_Task item_
Every line from the one with "- Route Flint: 2, 3, 4, 5, 6" through the end of the records below should be restated word for word, and nothing outside that span.

----- Materials provided

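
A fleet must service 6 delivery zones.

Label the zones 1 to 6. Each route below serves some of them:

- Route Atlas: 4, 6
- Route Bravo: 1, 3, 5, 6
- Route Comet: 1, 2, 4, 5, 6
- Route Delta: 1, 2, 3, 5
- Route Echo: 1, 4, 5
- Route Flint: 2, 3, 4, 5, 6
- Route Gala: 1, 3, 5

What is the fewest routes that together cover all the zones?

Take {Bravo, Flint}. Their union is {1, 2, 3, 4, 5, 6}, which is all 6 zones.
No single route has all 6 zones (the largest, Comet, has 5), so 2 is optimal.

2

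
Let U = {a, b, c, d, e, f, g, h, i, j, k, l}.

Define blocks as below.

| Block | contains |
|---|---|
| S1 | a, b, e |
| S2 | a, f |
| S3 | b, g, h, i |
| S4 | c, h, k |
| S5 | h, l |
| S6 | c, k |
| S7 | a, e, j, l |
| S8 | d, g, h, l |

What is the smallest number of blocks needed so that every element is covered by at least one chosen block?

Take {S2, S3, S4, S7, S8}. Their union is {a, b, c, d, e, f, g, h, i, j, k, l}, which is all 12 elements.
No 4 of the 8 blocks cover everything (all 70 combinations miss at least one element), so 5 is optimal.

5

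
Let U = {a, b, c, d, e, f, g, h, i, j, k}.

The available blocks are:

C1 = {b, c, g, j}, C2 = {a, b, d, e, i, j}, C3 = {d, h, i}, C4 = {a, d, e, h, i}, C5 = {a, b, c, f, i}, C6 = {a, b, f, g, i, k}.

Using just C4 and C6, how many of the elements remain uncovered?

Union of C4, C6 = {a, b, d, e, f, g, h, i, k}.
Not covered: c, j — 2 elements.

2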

----------

_Expected output_
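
- Route Flint: 2, 3, 4, 5, 6
- Route Gala: 1, 3, 5

What is the fewest routes that together cover all the zones?

Take {Bravo, Flint}. Their union is {1, 2, 3, 4, 5, 6}, which is all 6 zones.
No single route has all 6 zones (the largest, Comet, has 5), so 2 is optimal.

2

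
Let U = {a, b, c, d, e, f, g, h, i, j, k, l}.

Define blocks as below.

| Block | contains |
|---|---|
| S1 | a, b, e |
| S2 | a, f |
| S3 | b, g, h, i |
| S4 | c, h, k |
| S5 | h, l |
| S6 | c, k |
| S7 | a, e, j, l |
| S8 | d, g, h, l |

What is the smallest number of blocks needed so that every element is covered by at least one chosen block?

Take {S2, S3, S4, S7, S8}. Their union is {a, b, c, d, e, f, g, h, i, j, k, l}, which is all 12 elements.
No 4 of the 8 blocks cover everything (all 70 combinations miss at least one element), so 5 is optimal.

5

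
Let U = {a, b, c, d, e, f, g, h, i, j, k}.

The available blocks are:

C1 = {b, c, g, j}, C2 = {a, b, d, e, i, j}, C3 = {d, h, i}, C4 = {a, d, e, h, i}, C5 = {a, b, c, f, i}, C6 = {a, b, f, g, i, k}.

Using just C4 and C6, how many of the elements remain uncovered?

Union of C4, C6 = {a, b, d, e, f, g, h, i, k}.
Not covered: c, j — 2 elements.

2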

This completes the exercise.